§ **EXERCISE DATA**:
Content starts

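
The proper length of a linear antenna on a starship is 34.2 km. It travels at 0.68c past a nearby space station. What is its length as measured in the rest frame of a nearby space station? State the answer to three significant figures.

25.1 km

γ = 1/√(1 − β²) = 1/√(1 − 0.4624) = 1/√0.5376 = 1/0.733212 = 1.3639.
Length contraction: L = L₀/γ = 34.2/1.3639 = 25.1 km.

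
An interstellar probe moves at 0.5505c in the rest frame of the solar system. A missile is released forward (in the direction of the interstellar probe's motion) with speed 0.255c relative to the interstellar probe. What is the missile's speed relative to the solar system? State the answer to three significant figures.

Relativistic velocity addition: u = (u' + v)/(1 + u'v/c²), with u' = 0.255c and v = 0.5505c.
Numerator: 0.255 + 0.5505 = 0.8055. Denominator: 1 + (0.255)(0.5505) = 1.1403775.
u = 0.8055/1.1403775 = 0.70635, so the speed is 0.706c.

0.706c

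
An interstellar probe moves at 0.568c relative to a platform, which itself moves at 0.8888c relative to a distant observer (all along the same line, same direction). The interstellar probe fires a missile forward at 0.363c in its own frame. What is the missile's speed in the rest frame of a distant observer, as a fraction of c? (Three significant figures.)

0.985c

First combine the missile and interstellar probe (S''→S'): u₁ = (0.363 + 0.568)/(1 + 0.363×0.568) = 0.931/1.206184 = 0.77186.
Then combine with the platform (S'→S): u = (0.77186 + 0.8888)/(1 + 0.77186×0.8888) = 1.66066/1.686029168 = 0.98495.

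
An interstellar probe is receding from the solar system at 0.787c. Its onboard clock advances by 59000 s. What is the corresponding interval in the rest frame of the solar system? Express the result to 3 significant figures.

γ = 1/√(1 − β²) = 1/√(1 − 0.619369) = 1/√0.380631 = 1/0.616953 = 1.6209.
Time dilation: Δt = γ·Δτ = 1.6209 × 59000 = 95600 s.

95600 s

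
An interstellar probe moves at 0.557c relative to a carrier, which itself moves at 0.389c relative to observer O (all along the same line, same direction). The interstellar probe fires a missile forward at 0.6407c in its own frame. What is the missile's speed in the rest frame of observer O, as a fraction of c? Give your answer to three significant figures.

Apply u = (u'+v)/(1+u'v) twice. Missile in the carrier frame: (0.6407+0.557)/(1+0.6407·0.557) = 1.1977/1.3568699 = 0.88269c.
That velocity, transformed to the rest frame of observer O: (0.88269+0.389)/(1+0.88269·0.389) = 1.27169/1.34336641 = 0.94664c.

0.947c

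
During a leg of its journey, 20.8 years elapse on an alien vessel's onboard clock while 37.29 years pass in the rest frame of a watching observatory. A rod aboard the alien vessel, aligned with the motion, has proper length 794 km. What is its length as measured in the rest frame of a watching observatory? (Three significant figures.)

From Δt = γΔτ: γ = 37.29/20.8 = 1.79279.
The rod contracts by the same γ: 794 km / 1.79279 = 443 km.

443 km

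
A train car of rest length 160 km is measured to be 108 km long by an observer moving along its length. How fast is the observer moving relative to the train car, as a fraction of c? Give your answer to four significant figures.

Length contraction gives γ = L₀/L = 160/108 = 1.4815.
β = √(1 − 1/γ²) = √0.544386 = 0.7378.

0.7378c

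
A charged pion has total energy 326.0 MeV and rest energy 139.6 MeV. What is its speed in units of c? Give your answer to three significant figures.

γ = E/(mc²) = 326.0/139.6 = 2.3352.
β = √(1 − 1/γ²) = √(1 − 0.18338) = √0.81662 = 0.904.

0.904c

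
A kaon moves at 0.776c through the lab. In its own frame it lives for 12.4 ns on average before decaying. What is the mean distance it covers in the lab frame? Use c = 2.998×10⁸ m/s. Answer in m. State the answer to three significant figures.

With β = 0.776, γ = 1/√(1 − 0.776²) = 1/√0.397824 = 1.5855.
Lab-frame lifetime: Δt = γτ = 1.5855 × 12.4 ns = 19.66 ns.
Distance: d = vΔt = 0.776 × 2.998×10⁸ m/s × 1.9660×10^-8 s = 4.57 m.

4.57 m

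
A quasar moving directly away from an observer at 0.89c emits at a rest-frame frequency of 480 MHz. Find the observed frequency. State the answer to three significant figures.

116 MHz

Relativistic Doppler (source moving away): f_obs = f_src · √((1−β)/(1+β)).
With β = 0.89: factor = √(0.11/1.89) = 0.24125.
f_obs = 480 × 0.24125 = 116 MHz.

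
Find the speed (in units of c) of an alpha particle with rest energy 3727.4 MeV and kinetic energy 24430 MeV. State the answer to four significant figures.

K = (γ−1)mc², so γ = 1 + 24430/3727.4 = 7.5542.
Then v/c = √(1 − γ⁻²) = √(1 − 0.0175236) = √0.9824764 = 0.9912.

0.9912c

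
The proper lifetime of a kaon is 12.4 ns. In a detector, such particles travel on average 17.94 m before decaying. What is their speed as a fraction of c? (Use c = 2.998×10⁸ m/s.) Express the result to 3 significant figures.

Lab distance = (lab lifetime)·v = γτ·βc, so βγ = d/(cτ) = 17.94/(2.998×10⁸ × 1.240×10^-8) = 4.8258.
With βγ = 4.8258: γ² = 1 + (βγ)² = 24.2883, and β = (βγ)/γ = 4.8258/4.92832 = 0.979.

0.979c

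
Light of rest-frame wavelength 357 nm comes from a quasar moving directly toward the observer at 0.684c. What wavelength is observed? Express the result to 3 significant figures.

Relativistic Doppler for wavelength: λ_obs = λ_src · √((1−β)/(1+β)).
With β = 0.684: factor = √(0.316/1.684) = 0.43318.
λ_obs = 357 × 0.43318 = 155 nm.

155 nm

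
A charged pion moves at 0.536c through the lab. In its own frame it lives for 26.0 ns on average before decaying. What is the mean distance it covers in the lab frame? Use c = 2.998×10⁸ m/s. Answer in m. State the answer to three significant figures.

4.95 m

γ = 1/√(1 − β²) = 1/√(1 − 0.287296) = 1/√0.712704 = 1/0.844218 = 1.1845.
Lab-frame lifetime: Δt = γτ = 1.1845 × 26.0 ns = 30.797 ns.
Distance: d = vΔt = 0.536 × 2.998×10⁸ m/s × 3.0797×10^-8 s = 4.95 m.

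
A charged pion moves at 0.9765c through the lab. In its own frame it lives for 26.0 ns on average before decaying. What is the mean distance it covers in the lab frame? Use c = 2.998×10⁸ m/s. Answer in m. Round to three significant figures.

35.3 m

γ = 1/√(1 − β²) = 1/√(1 − 0.95355225) = 1/√0.04644775 = 1/0.215517 = 4.64.
Lab-frame lifetime: Δt = γτ = 4.64 × 26.0 ns = 120.64 ns.
Distance: d = vΔt = 0.9765 × 2.998×10⁸ m/s × 1.2064×10^-7 s = 35.3 m.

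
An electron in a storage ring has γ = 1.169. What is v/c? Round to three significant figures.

0.518

β = √(1 − 1/γ²) = √(1 − 1/1.366561) = √0.268236 = 0.518.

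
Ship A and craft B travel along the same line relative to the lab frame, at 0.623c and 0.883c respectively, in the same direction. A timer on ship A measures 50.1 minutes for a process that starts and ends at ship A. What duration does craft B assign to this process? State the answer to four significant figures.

Transform ship A's velocity into craft B's frame: (0.623 − 0.883)/(1 − 0.623·0.883) = −0.26/0.449891, so the relative speed is 0.57792c.
γ for this relative speed: γ = 1/√(1 − 0.333992) = 1.2254.
Ship A's interval is proper; time dilation gives Δt_B = γΔτ = 1.2254 × 50.1 minutes = 61.39 minutes.

61.39 minutes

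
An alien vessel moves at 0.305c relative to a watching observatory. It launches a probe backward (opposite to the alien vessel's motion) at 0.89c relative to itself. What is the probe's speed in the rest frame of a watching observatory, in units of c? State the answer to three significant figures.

In units of c, u = (u' + v)/(1 + u'v) with u' = −0.89 and v = 0.305.
Numerator: −0.89 + 0.305 = −0.585. Denominator: 1 + (−0.89)(0.305) = 0.72855.
u = −0.585/0.72855 = −0.80296, so the speed is 0.803c.

0.803c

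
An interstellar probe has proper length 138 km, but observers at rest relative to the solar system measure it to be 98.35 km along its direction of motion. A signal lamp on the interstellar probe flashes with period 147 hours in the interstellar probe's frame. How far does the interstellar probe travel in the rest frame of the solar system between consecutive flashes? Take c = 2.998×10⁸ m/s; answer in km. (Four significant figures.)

1.562×10^11 km

Length contraction gives γ = L₀/L = 138/98.35 = 1.40315.
β = √(1 − 1/γ²) = 0.70149. Lab-frame period = γτ = 1.40315×147 hours = 206.26 hours. Distance = βc × γτ = 0.70149 × 2.998×10⁸ m/s × 742536 s = 1.5616×10^14 m = 1.562×10^11 km.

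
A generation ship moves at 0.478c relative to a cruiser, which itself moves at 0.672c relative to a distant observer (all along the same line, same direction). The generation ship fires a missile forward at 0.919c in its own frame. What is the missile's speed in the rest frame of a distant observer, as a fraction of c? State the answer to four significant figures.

Apply u = (u'+v)/(1+u'v) twice. Missile in the cruiser frame: (0.919+0.478)/(1+0.919·0.478) = 1.397/1.439282 = 0.97062c.
That velocity, transformed to the rest frame of a distant observer: (0.97062+0.672)/(1+0.97062·0.672) = 1.64262/1.65225664 = 0.99417c.

0.9942c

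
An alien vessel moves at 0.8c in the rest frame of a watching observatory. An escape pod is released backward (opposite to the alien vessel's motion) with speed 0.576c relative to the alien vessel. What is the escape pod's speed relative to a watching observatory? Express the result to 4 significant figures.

0.4154c

In units of c, u = (u' + v)/(1 + u'v) with u' = −0.576 and v = 0.8.
Numerator: −0.576 + 0.8 = 0.224. Denominator: 1 + (−0.576)(0.8) = 0.5392.
u = 0.224/0.5392 = 0.41543, so the speed is 0.4154c.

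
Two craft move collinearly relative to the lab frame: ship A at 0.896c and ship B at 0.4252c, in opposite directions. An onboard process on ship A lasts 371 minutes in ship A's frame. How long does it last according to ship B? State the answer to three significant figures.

1270 minutes

Transform ship A's velocity into ship B's frame: (0.896 + 0.4252)/(1 + 0.896·0.4252) = 1.3212/1.3809792, so the relative speed is 0.95671c.
At |u| = 0.95671c, γ = (1 − 0.915294)^(−1/2) = 3.4359.
Ship A's interval is proper; time dilation gives Δt_B = γΔτ = 3.4359 × 371 minutes = 1270 minutes.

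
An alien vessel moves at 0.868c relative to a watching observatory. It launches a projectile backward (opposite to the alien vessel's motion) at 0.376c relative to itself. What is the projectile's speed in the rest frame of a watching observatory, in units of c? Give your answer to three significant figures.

Relativistic velocity addition: u = (u' + v)/(1 + u'v/c²), with u' = −0.376c and v = 0.868c.
Numerator: −0.376 + 0.868 = 0.492. Denominator: 1 + (−0.376)(0.868) = 0.673632.
u = 0.492/0.673632 = 0.73037, so the speed is 0.730c.

0.730c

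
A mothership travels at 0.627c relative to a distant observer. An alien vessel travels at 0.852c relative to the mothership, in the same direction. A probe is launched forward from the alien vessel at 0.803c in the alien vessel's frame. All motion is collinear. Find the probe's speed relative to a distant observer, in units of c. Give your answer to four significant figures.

0.9960c

Apply u = (u'+v)/(1+u'v) twice. Probe in the mothership frame: (0.803+0.852)/(1+0.803·0.852) = 1.655/1.684156 = 0.98269c.
That velocity, transformed to the rest frame of a distant observer: (0.98269+0.627)/(1+0.98269·0.627) = 1.60969/1.61614663 = 0.996c.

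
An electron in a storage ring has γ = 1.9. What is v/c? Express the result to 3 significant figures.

β = √(1 − 1/γ²) = √(1 − 1/3.61) = √0.722992 = 0.850.

0.850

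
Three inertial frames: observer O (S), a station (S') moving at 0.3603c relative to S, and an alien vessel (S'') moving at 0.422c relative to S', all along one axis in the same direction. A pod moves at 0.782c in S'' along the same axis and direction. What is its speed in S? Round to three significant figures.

0.954c

First combine the pod and alien vessel (S''→S'): u₁ = (0.782 + 0.422)/(1 + 0.782×0.422) = 1.204/1.330004 = 0.90526.
Then combine with the station (S'→S): u = (0.90526 + 0.3603)/(1 + 0.90526×0.3603) = 1.26556/1.326165178 = 0.9543.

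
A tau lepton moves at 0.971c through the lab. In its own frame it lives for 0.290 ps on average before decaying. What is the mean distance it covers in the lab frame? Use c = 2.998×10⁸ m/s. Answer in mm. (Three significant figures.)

β² = 0.942841, so γ = 1/√0.057159 = 4.1827.
Lab-frame lifetime: Δt = γτ = 4.1827 × 0.290 ps = 1.213 ps.
Distance: d = vΔt = 0.971 × 2.998×10⁸ m/s × 1.2130×10^-12 s = 3.53×10^-4 m = 0.353 mm.

0.353 mm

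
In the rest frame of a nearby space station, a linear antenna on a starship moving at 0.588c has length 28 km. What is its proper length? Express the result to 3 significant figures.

34.6 km

Lorentz factor: γ = (1 − 0.345744)^(−1/2) = 1.2363.
Proper length: L₀ = γ·L = 1.2363 × 28 = 34.6 km.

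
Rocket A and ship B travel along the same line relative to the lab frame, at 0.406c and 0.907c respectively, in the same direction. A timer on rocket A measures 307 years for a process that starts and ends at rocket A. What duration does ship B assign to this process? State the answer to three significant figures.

Speed of rocket A in ship B's frame: u = (v_A − v_B)/(1 − v_A v_B/c²) = (0.406 − 0.907)/(1 − 0.406×0.907) = −0.501/0.631758 = −0.79303; |u| = 0.79303c.
γ for this relative speed: γ = 1/√(1 − 0.628897) = 1.6415.
Rocket A's interval is proper; time dilation gives Δt_B = γΔτ = 1.6415 × 307 years = 504 years.

504 years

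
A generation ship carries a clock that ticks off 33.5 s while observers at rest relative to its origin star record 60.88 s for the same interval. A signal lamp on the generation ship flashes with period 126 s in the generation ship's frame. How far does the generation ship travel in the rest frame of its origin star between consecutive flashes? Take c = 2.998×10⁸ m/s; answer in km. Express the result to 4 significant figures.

5.732×10^7 km

The time-dilation ratio gives γ = 60.88/33.5 = 1.81731.
β = √(1 − 1/γ²) = 0.83499. Lab-frame period = γτ = 1.81731×126 s = 228.98 s. Distance = βc × γτ = 0.83499 × 2.998×10⁸ m/s × 228.98 s = 5.7321×10^10 m = 5.732×10^7 km.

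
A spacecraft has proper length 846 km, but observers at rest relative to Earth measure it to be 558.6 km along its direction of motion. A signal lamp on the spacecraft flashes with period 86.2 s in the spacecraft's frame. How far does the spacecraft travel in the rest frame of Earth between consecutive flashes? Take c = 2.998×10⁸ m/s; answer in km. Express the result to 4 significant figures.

2.939×10^7 km

γ = L₀/L = 846/558.6 = 1.5145.
β = √(1 − 1/γ²) = 0.75102. Lab-frame period = γτ = 1.5145×86.2 s = 130.55 s. Distance = βc × γτ = 0.75102 × 2.998×10⁸ m/s × 130.55 s = 2.9394×10^10 m = 2.939×10^7 km.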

Content ends

§ **THE TASK**:
Write out, word for word, every line from the one containing "A spacecraft has" through the last line of the records above.

§ **ANSWER TO THE EXERCISE**:
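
A spacecraft has proper length 846 km, but observers at rest relative to Earth measure it to be 558.6 km along its direction of motion. A signal lamp on the spacecraft flashes with period 86.2 s in the spacecraft's frame. How far does the spacecraft travel in the rest frame of Earth between consecutive flashes? Take c = 2.998×10⁸ m/s; answer in km. Express the result to 4 significant figures.

2.939×10^7 km

γ = L₀/L = 846/558.6 = 1.5145.
β = √(1 − 1/γ²) = 0.75102. Lab-frame period = γτ = 1.5145×86.2 s = 130.55 s. Distance = βc × γτ = 0.75102 × 2.998×10⁸ m/s × 130.55 s = 2.9394×10^10 m = 2.939×10^7 km.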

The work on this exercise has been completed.